◆ **WHAT THE TASK ASKS**
Retype, word for word, every line from the one holding "Let n = 12. The following 32" through the one holding "the leading 8-by-12" in the entries below, both included, and only those lines.
=== Section Start ===
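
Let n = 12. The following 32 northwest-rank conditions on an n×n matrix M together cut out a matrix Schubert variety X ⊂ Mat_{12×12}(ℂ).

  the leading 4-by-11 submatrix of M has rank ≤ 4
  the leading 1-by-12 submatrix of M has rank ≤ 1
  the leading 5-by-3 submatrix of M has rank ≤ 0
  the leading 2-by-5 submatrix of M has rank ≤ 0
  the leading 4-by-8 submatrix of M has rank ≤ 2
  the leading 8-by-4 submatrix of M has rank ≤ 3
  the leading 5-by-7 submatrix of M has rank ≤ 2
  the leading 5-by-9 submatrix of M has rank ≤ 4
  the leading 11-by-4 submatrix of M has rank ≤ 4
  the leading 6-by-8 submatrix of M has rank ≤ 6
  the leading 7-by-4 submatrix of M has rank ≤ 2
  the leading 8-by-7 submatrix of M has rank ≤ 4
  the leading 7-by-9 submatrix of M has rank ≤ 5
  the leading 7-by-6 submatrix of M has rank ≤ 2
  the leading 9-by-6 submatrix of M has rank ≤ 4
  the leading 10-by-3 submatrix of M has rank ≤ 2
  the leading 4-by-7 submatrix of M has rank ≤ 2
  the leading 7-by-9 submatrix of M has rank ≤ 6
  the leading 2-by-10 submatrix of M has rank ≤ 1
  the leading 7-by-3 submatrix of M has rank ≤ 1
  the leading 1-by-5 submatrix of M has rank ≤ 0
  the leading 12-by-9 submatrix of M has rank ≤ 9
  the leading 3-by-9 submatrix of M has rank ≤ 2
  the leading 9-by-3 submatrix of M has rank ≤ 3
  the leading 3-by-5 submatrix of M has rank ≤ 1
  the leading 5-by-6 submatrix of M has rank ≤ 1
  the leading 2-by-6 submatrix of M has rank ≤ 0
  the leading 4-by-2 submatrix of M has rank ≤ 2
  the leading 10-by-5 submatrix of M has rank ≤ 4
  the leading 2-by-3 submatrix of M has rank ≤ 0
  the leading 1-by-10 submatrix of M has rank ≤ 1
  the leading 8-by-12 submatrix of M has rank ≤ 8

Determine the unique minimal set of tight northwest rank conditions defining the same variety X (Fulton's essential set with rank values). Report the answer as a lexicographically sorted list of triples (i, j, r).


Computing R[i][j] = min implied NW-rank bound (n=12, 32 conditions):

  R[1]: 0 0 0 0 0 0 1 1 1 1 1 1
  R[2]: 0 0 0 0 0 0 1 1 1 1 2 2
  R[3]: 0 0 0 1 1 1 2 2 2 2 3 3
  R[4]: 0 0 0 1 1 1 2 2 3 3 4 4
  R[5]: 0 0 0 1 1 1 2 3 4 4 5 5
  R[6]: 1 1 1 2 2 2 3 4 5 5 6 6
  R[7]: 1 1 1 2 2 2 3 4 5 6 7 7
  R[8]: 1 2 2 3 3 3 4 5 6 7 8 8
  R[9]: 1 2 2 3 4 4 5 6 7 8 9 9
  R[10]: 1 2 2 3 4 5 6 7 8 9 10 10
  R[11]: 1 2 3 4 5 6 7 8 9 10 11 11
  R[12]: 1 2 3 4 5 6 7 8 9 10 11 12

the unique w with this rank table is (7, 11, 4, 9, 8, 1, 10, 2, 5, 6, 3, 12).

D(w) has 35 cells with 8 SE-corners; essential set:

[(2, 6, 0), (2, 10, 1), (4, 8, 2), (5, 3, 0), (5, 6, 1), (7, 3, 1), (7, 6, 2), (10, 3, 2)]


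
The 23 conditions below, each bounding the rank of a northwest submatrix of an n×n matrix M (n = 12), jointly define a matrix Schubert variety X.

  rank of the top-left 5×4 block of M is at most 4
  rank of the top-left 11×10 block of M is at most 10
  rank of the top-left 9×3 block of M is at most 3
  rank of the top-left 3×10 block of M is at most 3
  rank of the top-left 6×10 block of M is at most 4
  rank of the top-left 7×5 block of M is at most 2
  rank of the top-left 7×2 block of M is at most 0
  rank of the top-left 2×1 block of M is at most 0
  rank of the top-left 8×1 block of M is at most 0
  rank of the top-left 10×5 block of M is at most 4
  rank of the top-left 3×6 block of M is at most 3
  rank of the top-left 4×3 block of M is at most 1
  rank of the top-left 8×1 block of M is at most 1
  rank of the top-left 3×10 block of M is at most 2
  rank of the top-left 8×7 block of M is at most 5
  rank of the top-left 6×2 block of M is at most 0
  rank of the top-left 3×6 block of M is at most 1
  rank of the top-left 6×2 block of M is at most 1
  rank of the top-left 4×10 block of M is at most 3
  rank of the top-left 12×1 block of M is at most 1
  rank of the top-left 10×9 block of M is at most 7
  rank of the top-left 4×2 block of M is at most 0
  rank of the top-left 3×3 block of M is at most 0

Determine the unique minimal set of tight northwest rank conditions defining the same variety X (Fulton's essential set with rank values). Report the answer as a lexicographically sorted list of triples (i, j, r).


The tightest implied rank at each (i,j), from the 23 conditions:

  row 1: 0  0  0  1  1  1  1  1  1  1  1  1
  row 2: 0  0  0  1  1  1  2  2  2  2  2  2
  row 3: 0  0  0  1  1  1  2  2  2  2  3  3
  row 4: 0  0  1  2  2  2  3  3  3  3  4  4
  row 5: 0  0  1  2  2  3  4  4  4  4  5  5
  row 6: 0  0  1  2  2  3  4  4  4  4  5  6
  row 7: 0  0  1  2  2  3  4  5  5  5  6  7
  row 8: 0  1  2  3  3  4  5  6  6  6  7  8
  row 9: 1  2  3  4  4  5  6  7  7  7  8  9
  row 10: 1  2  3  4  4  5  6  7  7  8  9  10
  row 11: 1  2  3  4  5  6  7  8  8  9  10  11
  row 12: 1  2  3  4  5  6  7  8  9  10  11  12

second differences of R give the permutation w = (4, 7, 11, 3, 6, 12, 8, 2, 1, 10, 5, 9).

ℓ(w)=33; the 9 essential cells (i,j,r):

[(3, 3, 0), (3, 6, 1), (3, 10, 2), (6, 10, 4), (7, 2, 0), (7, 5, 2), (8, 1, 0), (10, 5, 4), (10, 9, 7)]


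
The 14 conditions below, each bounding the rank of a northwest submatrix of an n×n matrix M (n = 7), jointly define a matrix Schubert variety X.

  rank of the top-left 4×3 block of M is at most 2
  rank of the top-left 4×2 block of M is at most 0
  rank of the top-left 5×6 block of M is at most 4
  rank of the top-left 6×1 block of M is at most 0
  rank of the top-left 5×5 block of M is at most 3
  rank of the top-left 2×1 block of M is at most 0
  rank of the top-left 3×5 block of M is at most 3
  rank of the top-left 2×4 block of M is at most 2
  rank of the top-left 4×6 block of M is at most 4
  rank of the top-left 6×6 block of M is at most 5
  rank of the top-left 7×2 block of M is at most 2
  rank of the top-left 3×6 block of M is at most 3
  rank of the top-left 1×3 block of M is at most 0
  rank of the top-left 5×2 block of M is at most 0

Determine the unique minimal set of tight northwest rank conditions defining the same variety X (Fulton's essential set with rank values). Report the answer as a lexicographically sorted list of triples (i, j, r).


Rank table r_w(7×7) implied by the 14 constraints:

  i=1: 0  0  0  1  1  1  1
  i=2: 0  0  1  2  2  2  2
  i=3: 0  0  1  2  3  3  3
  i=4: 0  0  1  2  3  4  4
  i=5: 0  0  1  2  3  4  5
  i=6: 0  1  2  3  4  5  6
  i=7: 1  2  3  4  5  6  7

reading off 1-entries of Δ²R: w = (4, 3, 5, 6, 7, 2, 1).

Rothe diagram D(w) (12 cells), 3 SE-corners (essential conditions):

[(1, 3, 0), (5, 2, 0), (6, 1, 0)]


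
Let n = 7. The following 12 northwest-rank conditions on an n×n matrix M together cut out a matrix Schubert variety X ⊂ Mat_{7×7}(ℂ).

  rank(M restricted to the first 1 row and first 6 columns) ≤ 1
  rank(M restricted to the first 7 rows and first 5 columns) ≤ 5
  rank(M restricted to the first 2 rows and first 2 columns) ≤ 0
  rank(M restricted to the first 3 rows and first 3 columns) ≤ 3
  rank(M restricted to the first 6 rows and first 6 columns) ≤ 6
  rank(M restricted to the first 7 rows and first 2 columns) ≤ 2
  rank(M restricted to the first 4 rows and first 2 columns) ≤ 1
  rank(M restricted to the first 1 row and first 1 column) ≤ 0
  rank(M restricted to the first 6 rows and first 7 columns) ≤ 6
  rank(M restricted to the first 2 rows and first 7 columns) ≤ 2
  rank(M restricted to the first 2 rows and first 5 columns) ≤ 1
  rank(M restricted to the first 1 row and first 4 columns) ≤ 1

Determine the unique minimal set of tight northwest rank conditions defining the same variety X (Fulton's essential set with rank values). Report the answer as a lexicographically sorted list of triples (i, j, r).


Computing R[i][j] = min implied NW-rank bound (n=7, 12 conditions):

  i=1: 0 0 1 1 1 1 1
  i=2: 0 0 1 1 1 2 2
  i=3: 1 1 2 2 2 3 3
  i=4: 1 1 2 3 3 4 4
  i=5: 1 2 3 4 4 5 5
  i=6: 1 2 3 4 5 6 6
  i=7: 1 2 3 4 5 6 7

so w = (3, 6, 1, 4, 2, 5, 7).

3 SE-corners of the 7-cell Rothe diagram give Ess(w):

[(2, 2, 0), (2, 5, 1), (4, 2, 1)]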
=== Section End ===
=== Section Start ===
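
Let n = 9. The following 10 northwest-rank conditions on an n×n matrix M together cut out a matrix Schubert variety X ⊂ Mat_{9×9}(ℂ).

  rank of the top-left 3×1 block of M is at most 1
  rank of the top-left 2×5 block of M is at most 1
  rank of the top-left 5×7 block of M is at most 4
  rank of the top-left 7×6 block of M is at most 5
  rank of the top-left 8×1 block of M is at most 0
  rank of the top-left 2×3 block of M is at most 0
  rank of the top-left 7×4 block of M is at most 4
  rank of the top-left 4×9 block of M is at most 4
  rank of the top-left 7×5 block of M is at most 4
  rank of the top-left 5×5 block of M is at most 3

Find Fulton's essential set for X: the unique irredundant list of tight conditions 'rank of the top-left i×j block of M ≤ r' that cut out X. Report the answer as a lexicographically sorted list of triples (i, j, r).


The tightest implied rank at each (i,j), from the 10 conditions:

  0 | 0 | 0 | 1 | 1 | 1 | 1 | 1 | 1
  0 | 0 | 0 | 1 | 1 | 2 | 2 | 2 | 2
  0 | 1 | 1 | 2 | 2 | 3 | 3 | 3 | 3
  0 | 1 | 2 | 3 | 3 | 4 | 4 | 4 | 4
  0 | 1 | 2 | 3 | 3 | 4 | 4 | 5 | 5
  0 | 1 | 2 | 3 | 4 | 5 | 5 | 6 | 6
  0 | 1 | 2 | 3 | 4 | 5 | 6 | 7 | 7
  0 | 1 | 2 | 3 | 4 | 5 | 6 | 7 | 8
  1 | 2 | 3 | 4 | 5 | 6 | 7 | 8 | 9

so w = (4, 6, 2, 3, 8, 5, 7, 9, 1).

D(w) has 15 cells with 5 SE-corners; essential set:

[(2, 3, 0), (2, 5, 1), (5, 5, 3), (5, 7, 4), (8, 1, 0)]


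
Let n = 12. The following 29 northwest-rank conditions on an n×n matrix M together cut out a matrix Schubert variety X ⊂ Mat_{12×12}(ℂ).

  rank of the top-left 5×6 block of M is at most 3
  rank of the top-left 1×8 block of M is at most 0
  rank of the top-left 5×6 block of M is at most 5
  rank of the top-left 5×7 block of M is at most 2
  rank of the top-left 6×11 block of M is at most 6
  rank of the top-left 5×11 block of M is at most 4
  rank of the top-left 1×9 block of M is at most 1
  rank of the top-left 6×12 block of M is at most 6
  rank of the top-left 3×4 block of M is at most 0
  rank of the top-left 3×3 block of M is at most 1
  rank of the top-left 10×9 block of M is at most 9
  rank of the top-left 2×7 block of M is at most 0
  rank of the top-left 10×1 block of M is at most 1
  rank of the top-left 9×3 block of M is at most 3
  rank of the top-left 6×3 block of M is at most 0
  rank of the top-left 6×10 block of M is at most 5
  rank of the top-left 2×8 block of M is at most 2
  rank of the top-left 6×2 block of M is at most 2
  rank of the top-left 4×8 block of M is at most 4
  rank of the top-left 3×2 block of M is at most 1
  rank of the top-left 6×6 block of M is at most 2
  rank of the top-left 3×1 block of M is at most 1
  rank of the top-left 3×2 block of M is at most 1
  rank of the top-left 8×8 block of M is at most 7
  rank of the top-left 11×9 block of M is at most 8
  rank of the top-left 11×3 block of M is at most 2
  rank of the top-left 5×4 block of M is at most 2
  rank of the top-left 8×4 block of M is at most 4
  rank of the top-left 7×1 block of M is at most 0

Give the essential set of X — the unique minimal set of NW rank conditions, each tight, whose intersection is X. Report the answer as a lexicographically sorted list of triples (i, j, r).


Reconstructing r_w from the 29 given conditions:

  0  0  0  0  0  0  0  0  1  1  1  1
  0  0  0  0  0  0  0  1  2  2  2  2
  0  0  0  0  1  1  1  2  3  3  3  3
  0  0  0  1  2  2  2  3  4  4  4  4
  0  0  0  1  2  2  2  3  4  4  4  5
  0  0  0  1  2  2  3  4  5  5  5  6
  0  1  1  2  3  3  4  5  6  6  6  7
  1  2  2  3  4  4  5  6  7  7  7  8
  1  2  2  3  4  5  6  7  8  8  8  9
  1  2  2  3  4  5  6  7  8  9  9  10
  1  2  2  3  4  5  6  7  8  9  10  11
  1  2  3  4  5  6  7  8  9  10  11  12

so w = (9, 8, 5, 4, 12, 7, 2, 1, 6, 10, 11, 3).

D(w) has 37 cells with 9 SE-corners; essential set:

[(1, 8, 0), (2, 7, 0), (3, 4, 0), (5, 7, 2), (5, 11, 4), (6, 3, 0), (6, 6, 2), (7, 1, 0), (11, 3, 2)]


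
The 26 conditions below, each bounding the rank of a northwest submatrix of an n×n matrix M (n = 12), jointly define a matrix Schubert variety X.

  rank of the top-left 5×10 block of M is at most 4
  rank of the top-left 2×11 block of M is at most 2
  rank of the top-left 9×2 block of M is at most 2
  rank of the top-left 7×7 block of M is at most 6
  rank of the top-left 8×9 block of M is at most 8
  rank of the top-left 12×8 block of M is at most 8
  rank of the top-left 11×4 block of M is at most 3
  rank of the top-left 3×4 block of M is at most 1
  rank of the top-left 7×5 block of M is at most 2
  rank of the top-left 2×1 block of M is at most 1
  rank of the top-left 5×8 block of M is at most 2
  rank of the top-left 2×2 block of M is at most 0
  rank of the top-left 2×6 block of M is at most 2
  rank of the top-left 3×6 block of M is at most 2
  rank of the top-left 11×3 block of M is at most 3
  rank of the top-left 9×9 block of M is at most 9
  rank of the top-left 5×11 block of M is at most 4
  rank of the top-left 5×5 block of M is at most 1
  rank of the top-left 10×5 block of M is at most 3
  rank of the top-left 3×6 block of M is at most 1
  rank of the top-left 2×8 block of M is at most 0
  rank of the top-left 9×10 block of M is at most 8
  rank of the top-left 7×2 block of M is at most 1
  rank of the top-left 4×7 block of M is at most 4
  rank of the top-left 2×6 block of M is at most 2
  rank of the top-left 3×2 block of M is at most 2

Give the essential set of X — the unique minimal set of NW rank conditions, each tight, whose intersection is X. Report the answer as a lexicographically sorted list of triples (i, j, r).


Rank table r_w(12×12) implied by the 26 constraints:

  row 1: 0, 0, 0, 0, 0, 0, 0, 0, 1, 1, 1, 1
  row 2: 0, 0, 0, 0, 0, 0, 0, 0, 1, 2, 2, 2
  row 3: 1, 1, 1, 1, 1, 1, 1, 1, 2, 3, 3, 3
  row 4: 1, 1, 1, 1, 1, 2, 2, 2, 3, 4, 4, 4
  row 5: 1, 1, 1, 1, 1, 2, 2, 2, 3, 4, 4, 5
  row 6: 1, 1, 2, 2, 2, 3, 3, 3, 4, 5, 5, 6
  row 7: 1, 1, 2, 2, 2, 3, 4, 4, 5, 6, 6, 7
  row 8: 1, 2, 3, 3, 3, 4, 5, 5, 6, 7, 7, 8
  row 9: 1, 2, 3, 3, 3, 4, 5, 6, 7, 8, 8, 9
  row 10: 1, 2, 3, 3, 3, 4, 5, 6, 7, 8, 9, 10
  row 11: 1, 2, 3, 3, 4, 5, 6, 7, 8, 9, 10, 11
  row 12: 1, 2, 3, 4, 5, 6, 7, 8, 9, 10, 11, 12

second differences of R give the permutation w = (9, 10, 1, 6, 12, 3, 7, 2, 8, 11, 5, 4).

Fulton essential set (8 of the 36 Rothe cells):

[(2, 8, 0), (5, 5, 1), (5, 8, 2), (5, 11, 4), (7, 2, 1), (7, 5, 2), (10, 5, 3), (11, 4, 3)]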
=== Section End ===
◆ **EXERCISE ANSWER**
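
Let n = 12. The following 32 northwest-rank conditions on an n×n matrix M together cut out a matrix Schubert variety X ⊂ Mat_{12×12}(ℂ).

  the leading 4-by-11 submatrix of M has rank ≤ 4
  the leading 1-by-12 submatrix of M has rank ≤ 1
  the leading 5-by-3 submatrix of M has rank ≤ 0
  the leading 2-by-5 submatrix of M has rank ≤ 0
  the leading 4-by-8 submatrix of M has rank ≤ 2
  the leading 8-by-4 submatrix of M has rank ≤ 3
  the leading 5-by-7 submatrix of M has rank ≤ 2
  the leading 5-by-9 submatrix of M has rank ≤ 4
  the leading 11-by-4 submatrix of M has rank ≤ 4
  the leading 6-by-8 submatrix of M has rank ≤ 6
  the leading 7-by-4 submatrix of M has rank ≤ 2
  the leading 8-by-7 submatrix of M has rank ≤ 4
  the leading 7-by-9 submatrix of M has rank ≤ 5
  the leading 7-by-6 submatrix of M has rank ≤ 2
  the leading 9-by-6 submatrix of M has rank ≤ 4
  the leading 10-by-3 submatrix of M has rank ≤ 2
  the leading 4-by-7 submatrix of M has rank ≤ 2
  the leading 7-by-9 submatrix of M has rank ≤ 6
  the leading 2-by-10 submatrix of M has rank ≤ 1
  the leading 7-by-3 submatrix of M has rank ≤ 1
  the leading 1-by-5 submatrix of M has rank ≤ 0
  the leading 12-by-9 submatrix of M has rank ≤ 9
  the leading 3-by-9 submatrix of M has rank ≤ 2
  the leading 9-by-3 submatrix of M has rank ≤ 3
  the leading 3-by-5 submatrix of M has rank ≤ 1
  the leading 5-by-6 submatrix of M has rank ≤ 1
  the leading 2-by-6 submatrix of M has rank ≤ 0
  the leading 4-by-2 submatrix of M has rank ≤ 2
  the leading 10-by-5 submatrix of M has rank ≤ 4
  the leading 2-by-3 submatrix of M has rank ≤ 0
  the leading 1-by-10 submatrix of M has rank ≤ 1
  the leading 8-by-12 submatrix of M has rank ≤ 8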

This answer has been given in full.